[Records from a data collection]
---*---

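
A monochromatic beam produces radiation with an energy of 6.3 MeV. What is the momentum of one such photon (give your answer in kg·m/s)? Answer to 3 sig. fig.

3.37e-21 kg·m/s

Convert to SI: E = 6.3 MeV = 1.0094e-12 J.
The photon relation is p = E/c, giving p = 3.367e-21 kg·m/s.
So p ≈ 3.37e-21 kg·m/s.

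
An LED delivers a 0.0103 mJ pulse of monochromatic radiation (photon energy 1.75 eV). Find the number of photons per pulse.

Per-photon energy: E = 2.804 × 10^-19 J (from energy = 1.75 eV).
N = E_total / E_photon = 1.03 × 10^-5 J / 2.804 × 10^-19 J = 3.67 × 10^13.

3.67 × 10^13 photons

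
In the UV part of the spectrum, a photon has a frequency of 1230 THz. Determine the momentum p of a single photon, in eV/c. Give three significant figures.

5.09 eV/c

(h = 6.62607015e-34 J·s, c = 2.99792458e8 m/s, 1 eV = 1.602176634e-19 J.)
First convert: f = 1230 THz = 1.23e15 Hz.
Since p = hf/c for a photon, p = 2.719e-27 kg·m/s.
Converting to eV/c: p = 5.087 eV/c ≈ 5.09 eV/c.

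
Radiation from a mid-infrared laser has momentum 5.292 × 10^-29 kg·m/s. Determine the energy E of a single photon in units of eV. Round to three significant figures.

Use c = 2.99792458 × 10^8 m/s, 1 eV = 1.602176634 × 10^-19 J.
The photon relation is E = pc, giving E = 1.587 × 10^-20 J.
Converting to eV: E = 0.09902 eV ≈ 0.0990 eV.

0.0990 eV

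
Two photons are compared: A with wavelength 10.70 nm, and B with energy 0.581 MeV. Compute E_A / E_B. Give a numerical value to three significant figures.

1.99·10^-4

E_A = 1.856·10^-17 J (from wavelength = 10.70 nm, via E = hc/λ).
E_B = 9.309·10^-14 J (from energy = 0.581 MeV, via E given directly).
Ratio = 1.856·10^-17 / 9.309·10^-14 = 1.99·10^-4.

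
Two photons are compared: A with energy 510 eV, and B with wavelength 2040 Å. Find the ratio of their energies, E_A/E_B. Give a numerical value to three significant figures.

E_A = 8.171e-17 J (from energy = 510 eV, via E given directly).
E_B = 9.737e-19 J (from wavelength = 2040 Å, via E = hc/λ).
Ratio = 8.171e-17 / 9.737e-19 = 83.9.

83.9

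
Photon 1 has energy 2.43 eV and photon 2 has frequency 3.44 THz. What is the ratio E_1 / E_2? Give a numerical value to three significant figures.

E_1 = 3.893e-19 J (from energy = 2.43 eV, via E given directly).
E_2 = 2.279e-21 J (from frequency = 3.44 THz, via E = hf).
Ratio = 3.893e-19 / 2.279e-21 = 171.

171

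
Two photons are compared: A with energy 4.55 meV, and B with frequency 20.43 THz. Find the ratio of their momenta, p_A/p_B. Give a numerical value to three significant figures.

p_A = 2.432e-30 kg·m/s (from energy = 4.55 meV, via p = E/c).
p_B = 4.515e-29 kg·m/s (from frequency = 20.43 THz, via p = hf/c).
Ratio = 2.432e-30 / 4.515e-29 = 0.0539.

0.0539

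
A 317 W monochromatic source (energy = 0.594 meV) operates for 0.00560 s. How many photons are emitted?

Total energy: E_total = P·t = 317 × 0.00560 = 1.775 J.
Per-photon energy: E = 9.517 × 10^-23 J.
N = E_total / E_photon = 1.87 × 10^22.

1.87 × 10^22 photons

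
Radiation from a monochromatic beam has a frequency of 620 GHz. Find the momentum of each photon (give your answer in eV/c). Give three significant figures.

First convert: f = 620 GHz = 6.2e11 Hz.
The photon relation is p = hf/c, giving p = 1.370e-30 kg·m/s.
Converting to eV/c: p = 0.002564 eV/c ≈ 2.56e-3 eV/c.

2.56e-3 eV/c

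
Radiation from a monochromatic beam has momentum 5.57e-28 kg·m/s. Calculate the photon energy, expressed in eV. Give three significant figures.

1.04 eV

The photon relation is E = pc, giving E = 1.670e-19 J.
Converting to eV: E = 1.042 eV ≈ 1.04 eV.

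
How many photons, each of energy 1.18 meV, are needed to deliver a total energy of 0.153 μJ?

Per-photon energy: E = 1.891 × 10^-22 J (from energy = 1.18 meV).
N = E_total / E_photon = 1.53 × 10^-7 J / 1.891 × 10^-22 J = 8.09 × 10^14.

8.09 × 10^14 photons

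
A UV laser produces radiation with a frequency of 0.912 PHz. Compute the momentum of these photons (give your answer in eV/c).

3.77 eV/c

Use h = 6.62607015e-34 J·s, c = 2.99792458e8 m/s, 1 eV = 1.602176634e-19 J.
First convert: f = 0.912 PHz = 9.12e14 Hz.
The photon relation is p = hf/c, giving p = 2.016e-27 kg·m/s.
Converting to eV/c: p = 3.772 eV/c ≈ 3.77 eV/c.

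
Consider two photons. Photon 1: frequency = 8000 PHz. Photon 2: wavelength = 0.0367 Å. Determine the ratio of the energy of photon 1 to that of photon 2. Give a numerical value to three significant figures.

0.0979

E_1 = 5.301 × 10^-15 J (from frequency = 8000 PHz, via E = hf).
E_2 = 5.413 × 10^-14 J (from wavelength = 0.0367 Å, via E = hc/λ).
Ratio = 5.301 × 10^-15 / 5.413 × 10^-14 = 0.0979.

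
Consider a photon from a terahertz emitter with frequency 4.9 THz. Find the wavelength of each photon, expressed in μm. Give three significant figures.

First convert: f = 4.9 THz = 4.9e12 Hz.
Since λ = c/f for a photon, λ = 6.118e-5 m.
Converting to μm: λ = 61.18 μm ≈ 61.2 μm.

61.2 μm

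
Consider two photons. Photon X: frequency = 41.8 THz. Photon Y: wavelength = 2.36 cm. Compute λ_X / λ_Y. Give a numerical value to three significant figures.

λ_X = 7.172 × 10^-6 m (from frequency = 41.8 THz, via λ = c/f).
λ_Y = 0.02360 m (from wavelength = 2.36 cm, via λ given directly).
Ratio = 7.172 × 10^-6 / 0.02360 = 3.04 × 10^-4.

3.04 × 10^-4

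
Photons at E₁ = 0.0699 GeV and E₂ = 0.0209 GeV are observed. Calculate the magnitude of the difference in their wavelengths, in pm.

Using λ = hc/E: λ₁ = 1.774e-14 m, λ₂ = 5.932e-14 m.
|Δλ| = |1.774e-14 − 5.932e-14| = 4.16e-14 m = 0.0416 pm.

0.0416 pm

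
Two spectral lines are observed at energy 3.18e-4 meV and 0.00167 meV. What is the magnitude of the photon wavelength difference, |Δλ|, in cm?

316 cm

Using λ = hc/E: λ₁ = 3.899 m, λ₂ = 0.7424 m.
|Δλ| = |3.899 − 0.7424| = 3.16 m = 316 cm.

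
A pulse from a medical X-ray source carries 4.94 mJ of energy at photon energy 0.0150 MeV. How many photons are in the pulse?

2.06 × 10^12 photons

Per-photon energy: E = 2.403 × 10^-15 J (from energy = 0.0150 MeV).
N = E_total / E_photon = 0.00494 J / 2.403 × 10^-15 J = 2.06 × 10^12.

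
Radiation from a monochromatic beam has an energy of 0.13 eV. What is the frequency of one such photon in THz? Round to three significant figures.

In SI units: E = 0.13 eV = 2.0828 × 10^-20 J.
Since f = E/h for a photon, f = 3.143 × 10^13 Hz.
Converting to THz: f = 31.43 THz ≈ 31.4 THz.

31.4 THz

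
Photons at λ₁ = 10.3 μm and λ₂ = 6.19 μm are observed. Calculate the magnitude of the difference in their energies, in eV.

0.0799 eV

Using E = hc/λ: E₁ = 1.929e-20 J, E₂ = 3.209e-20 J.
|ΔE| = |1.929e-20 − 3.209e-20| = 1.28e-20 J = 0.0799 eV.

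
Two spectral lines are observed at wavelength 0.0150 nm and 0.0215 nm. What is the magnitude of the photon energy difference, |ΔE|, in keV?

Using E = hc/λ: E₁ = 1.324e-14 J, E₂ = 9.239e-15 J.
|ΔE| = |1.324e-14 − 9.239e-15| = 4.00e-15 J = 25.0 keV.

25.0 keV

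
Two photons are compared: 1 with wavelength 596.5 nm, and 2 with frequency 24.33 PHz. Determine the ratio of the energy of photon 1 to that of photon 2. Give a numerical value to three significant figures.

E_1 = 3.330e-19 J (from wavelength = 596.5 nm, via E = hc/λ).
E_2 = 1.612e-17 J (from frequency = 24.33 PHz, via E = hf).
Ratio = 3.330e-19 / 1.612e-17 = 0.0207.

0.0207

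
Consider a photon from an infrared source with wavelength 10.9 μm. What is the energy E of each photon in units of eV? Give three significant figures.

0.114 eV

Use h = 6.62607015e-34 J·s, c = 2.99792458e8 m/s, 1 eV = 1.602176634e-19 J.
Convert to SI: λ = 10.9 μm = 1.09e-5 m.
Since E = hc/λ for a photon, E = 1.822e-20 J.
Converting to eV: E = 0.1137 eV ≈ 0.114 eV.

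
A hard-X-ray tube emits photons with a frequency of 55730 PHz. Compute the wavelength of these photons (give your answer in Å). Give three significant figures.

0.0538 Å

In SI units: f = 55730 PHz = 5.573e19 Hz.
Apply λ = c/f: λ = 5.379e-12 m.
Converting to Å: λ = 0.05379 Å ≈ 0.0538 Å.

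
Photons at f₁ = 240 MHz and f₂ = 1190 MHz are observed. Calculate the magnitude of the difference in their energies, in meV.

3.93 × 10^-3 meV

Using E = hf: E₁ = 1.590 × 10^-25 J, E₂ = 7.885 × 10^-25 J.
|ΔE| = |1.590 × 10^-25 − 7.885 × 10^-25| = 6.29 × 10^-25 J = 3.93 × 10^-3 meV.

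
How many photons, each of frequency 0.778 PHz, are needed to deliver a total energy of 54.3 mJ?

1.05e17 photons

Per-photon energy: E = 5.155e-19 J (from frequency = 0.778 PHz).
N = E_total / E_photon = 0.0543 J / 5.155e-19 J = 1.05e17.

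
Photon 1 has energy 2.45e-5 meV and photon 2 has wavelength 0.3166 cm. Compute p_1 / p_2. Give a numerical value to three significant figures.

p_1 = 1.309e-35 kg·m/s (from energy = 2.45e-5 meV, via p = E/c).
p_2 = 2.093e-31 kg·m/s (from wavelength = 0.3166 cm, via p = h/λ).
Ratio = 1.309e-35 / 2.093e-31 = 6.26e-5.

6.26e-5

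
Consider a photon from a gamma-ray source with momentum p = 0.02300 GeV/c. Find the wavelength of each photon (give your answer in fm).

53.9 fm

Take h = 6.62607015e-34 J·s, c = 2.99792458e8 m/s, 1 eV = 1.602176634e-19 J.
Convert to SI: p = 0.02300 GeV/c = 1.2292e-20 kg·m/s.
Since λ = h/p for a photon, λ = 5.391e-14 m.
Converting to fm: λ = 53.91 fm ≈ 53.9 fm.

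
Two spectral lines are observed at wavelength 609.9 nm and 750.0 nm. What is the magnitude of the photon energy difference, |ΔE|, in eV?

0.380 eV

Using E = hc/λ: E₁ = 3.2570e-19 J, E₂ = 2.6486e-19 J.
|ΔE| = |3.2570e-19 − 2.6486e-19| = 6.08e-20 J = 0.380 eV.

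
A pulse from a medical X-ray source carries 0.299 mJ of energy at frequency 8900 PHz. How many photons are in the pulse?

5.07·10^10 photons

Per-photon energy: E = 5.897·10^-15 J (from frequency = 8900 PHz).
N = E_total / E_photon = 2.99·10^-4 J / 5.897·10^-15 J = 5.07·10^10.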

---*---

### YOUR INSTRUCTIONS
Reproduce exactly the line bearing "Two spectral lines are observed at wavelength 609.9" and all the lines that come after it in the records above; add nothing.

### WRITTEN SOLUTION
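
Two spectral lines are observed at wavelength 609.9 nm and 750.0 nm. What is the magnitude of the photon energy difference, |ΔE|, in eV?

0.380 eV

Using E = hc/λ: E₁ = 3.2570e-19 J, E₂ = 2.6486e-19 J.
|ΔE| = |3.2570e-19 − 2.6486e-19| = 6.08e-20 J = 0.380 eV.

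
A pulse from a medical X-ray source carries 0.299 mJ of energy at frequency 8900 PHz. How many photons are in the pulse?

5.07·10^10 photons

Per-photon energy: E = 5.897·10^-15 J (from frequency = 8900 PHz).
N = E_total / E_photon = 2.99·10^-4 J / 5.897·10^-15 J = 5.07·10^10.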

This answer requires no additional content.